■ **Task details**:
Below is a set of records; restate each one word for word.

*** Dataset records Section Begins ***

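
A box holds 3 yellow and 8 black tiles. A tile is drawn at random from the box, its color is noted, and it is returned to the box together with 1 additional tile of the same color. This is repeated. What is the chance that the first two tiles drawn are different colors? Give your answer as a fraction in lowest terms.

Either black then yellow, or yellow then black; after the first draw the total is 12.
P = (8/11)·(3/12) + (3/11)·(8/12) = 4/11 ≈ 0.3636.

4/11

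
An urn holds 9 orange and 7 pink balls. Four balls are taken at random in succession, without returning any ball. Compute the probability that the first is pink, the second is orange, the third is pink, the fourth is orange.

Multiply the conditional probability of each draw in order, without replacement, so each draw removes one from its color and from the total.
P = (7/16) · (9/15) · (6/14) · (8/13) = 9/130 ≈ 0.0692.

9/130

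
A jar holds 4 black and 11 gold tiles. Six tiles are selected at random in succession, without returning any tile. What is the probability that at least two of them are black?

Sum the hypergeometric tail for j = 2,…,4 black tiles.
Favorable = C(4,2)·C(11,4) + C(4,3)·C(11,3) + C(4,4)·C(11,2) = 2695; total = C(15,6) = 5005.
P = 2695/5005 = 7/13 ≈ 0.5385.

7/13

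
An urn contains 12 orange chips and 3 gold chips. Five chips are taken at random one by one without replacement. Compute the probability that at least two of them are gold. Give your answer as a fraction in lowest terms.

22/91

Sum the hypergeometric tail for j = 2,…,3 gold chips.
Favorable = C(3,2)·C(12,3) + C(3,3)·C(12,2) = 726; total = C(15,5) = 3003.
P = 726/3003 = 22/91 ≈ 0.2418.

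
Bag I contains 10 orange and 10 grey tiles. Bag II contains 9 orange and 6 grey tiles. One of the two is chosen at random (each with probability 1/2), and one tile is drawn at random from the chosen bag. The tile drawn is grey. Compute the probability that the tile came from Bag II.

4/9

P(grey | Bag I) = 1/2; P(grey | Bag II) = 2/5.
P(grey) = 1/2·1/2 + 1/2·2/5 = 9/20.
By Bayes' rule, P(Bag II | grey) = 1/5 / 9/20 = 4/9 ≈ 0.4444.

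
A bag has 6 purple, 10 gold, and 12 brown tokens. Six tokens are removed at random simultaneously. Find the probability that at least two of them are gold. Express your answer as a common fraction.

Sum the hypergeometric tail for j = 2,…,6 gold tokens.
Favorable = C(10,2)·C(18,4) + C(10,3)·C(18,3) + C(10,4)·C(18,2) + C(10,5)·C(18,1) + C(10,6)·C(18,0) = 272496; total = C(28,6) = 376740.
P = 272496/376740 = 3244/4485 ≈ 0.7233.

3244/4485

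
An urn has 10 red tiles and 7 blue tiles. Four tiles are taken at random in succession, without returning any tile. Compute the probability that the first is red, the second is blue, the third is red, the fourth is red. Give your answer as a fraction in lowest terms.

3/34

Multiply the conditional probability of each draw in order, without replacement, so each draw removes one from its color and from the total.
P = (10/17) · (7/16) · (9/15) · (8/14) = 3/34 ≈ 0.0882.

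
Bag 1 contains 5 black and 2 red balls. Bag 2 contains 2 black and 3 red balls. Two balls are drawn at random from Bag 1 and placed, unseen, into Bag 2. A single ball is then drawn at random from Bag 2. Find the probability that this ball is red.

25/49

Condition on how many of the transferred balls are red (from Bag 1: 2 red of 7; then Bag 2 has 7 total).
  0 red: C(2,0)C(5,2)/C(7,2) = 10/21; then P = 3/7
  1 red: C(2,1)C(5,1)/C(7,2) = 10/21; then P = 4/7
  2 red: C(2,2)C(5,0)/C(7,2) = 1/21; then P = 5/7
P(red from Bag 2) = 25/49 ≈ 0.5102.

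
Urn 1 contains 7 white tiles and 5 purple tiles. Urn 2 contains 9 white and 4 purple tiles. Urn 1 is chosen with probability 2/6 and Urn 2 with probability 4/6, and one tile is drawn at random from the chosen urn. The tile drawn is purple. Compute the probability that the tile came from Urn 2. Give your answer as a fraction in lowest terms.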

*** Dataset records Section Ends ***

■ **Answer to this task**:
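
A box holds 3 yellow and 8 black tiles. A tile is drawn at random from the box, its color is noted, and it is returned to the box together with 1 additional tile of the same color. This is repeated. What is the chance that the first two tiles drawn are different colors? Give your answer as a fraction in lowest terms.

Either black then yellow, or yellow then black; after the first draw the total is 12.
P = (8/11)·(3/12) + (3/11)·(8/12) = 4/11 ≈ 0.3636.

4/11

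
An urn holds 9 orange and 7 pink balls. Four balls are taken at random in succession, without returning any ball. Compute the probability that the first is pink, the second is orange, the third is pink, the fourth is orange.

Multiply the conditional probability of each draw in order, without replacement, so each draw removes one from its color and from the total.
P = (7/16) · (9/15) · (6/14) · (8/13) = 9/130 ≈ 0.0692.

9/130

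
A jar holds 4 black and 11 gold tiles. Six tiles are selected at random in succession, without returning any tile. What is the probability that at least two of them are black?

Sum the hypergeometric tail for j = 2,…,4 black tiles.
Favorable = C(4,2)·C(11,4) + C(4,3)·C(11,3) + C(4,4)·C(11,2) = 2695; total = C(15,6) = 5005.
P = 2695/5005 = 7/13 ≈ 0.5385.

7/13

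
An urn contains 12 orange chips and 3 gold chips. Five chips are taken at random one by one without replacement. Compute the probability that at least two of them are gold. Give your answer as a fraction in lowest terms.

22/91

Sum the hypergeometric tail for j = 2,…,3 gold chips.
Favorable = C(3,2)·C(12,3) + C(3,3)·C(12,2) = 726; total = C(15,5) = 3003.
P = 726/3003 = 22/91 ≈ 0.2418.

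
Bag I contains 10 orange and 10 grey tiles. Bag II contains 9 orange and 6 grey tiles. One of the two is chosen at random (each with probability 1/2), and one tile is drawn at random from the chosen bag. The tile drawn is grey. Compute the probability that the tile came from Bag II.

4/9

P(grey | Bag I) = 1/2; P(grey | Bag II) = 2/5.
P(grey) = 1/2·1/2 + 1/2·2/5 = 9/20.
By Bayes' rule, P(Bag II | grey) = 1/5 / 9/20 = 4/9 ≈ 0.4444.

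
A bag has 6 purple, 10 gold, and 12 brown tokens. Six tokens are removed at random simultaneously. Find the probability that at least two of them are gold. Express your answer as a common fraction.

Sum the hypergeometric tail for j = 2,…,6 gold tokens.
Favorable = C(10,2)·C(18,4) + C(10,3)·C(18,3) + C(10,4)·C(18,2) + C(10,5)·C(18,1) + C(10,6)·C(18,0) = 272496; total = C(28,6) = 376740.
P = 272496/376740 = 3244/4485 ≈ 0.7233.

3244/4485

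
An urn has 10 red tiles and 7 blue tiles. Four tiles are taken at random in succession, without returning any tile. Compute the probability that the first is red, the second is blue, the third is red, the fourth is red. Give your answer as a fraction in lowest terms.

3/34

Multiply the conditional probability of each draw in order, without replacement, so each draw removes one from its color and from the total.
P = (10/17) · (7/16) · (9/15) · (8/14) = 3/34 ≈ 0.0882.

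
Bag 1 contains 5 black and 2 red balls. Bag 2 contains 2 black and 3 red balls. Two balls are drawn at random from Bag 1 and placed, unseen, into Bag 2. A single ball is then drawn at random from Bag 2. Find the probability that this ball is red.

25/49

Condition on how many of the transferred balls are red (from Bag 1: 2 red of 7; then Bag 2 has 7 total).
  0 red: C(2,0)C(5,2)/C(7,2) = 10/21; then P = 3/7
  1 red: C(2,1)C(5,1)/C(7,2) = 10/21; then P = 4/7
  2 red: C(2,2)C(5,0)/C(7,2) = 1/21; then P = 5/7
P(red from Bag 2) = 25/49 ≈ 0.5102.

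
Urn 1 contains 7 white tiles and 5 purple tiles. Urn 2 contains 9 white and 4 purple tiles. Urn 1 is chosen with probability 2/6 and Urn 2 with probability 4/6, and one tile is drawn at random from the chosen urn. The tile drawn is purple. Compute the probability that the tile came from Urn 2. Give your answer as a fraction in lowest terms.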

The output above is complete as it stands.